[Records from a collection]
- Opening Delimiter -
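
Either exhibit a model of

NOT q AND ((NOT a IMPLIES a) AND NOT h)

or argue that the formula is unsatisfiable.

a=T, h=F, q=F

  NOT q = True
  (NOT a IMPLIES a) AND NOT h = True
    NOT a IMPLIES a = True
      NOT a = False
    NOT h = True
Both conjuncts True, so the formula holds.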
- Closing Delimiter -
What you return must match the records above exactly.

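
Either exhibit a model of

NOT q AND ((NOT a IMPLIES a) AND NOT h)

or argue that the formula is unsatisfiable.

a=T, h=F, q=F

  NOT q = True
  (NOT a IMPLIES a) AND NOT h = True
    NOT a IMPLIES a = True
      NOT a = False
    NOT h = True
Both conjuncts True, so the formula holds.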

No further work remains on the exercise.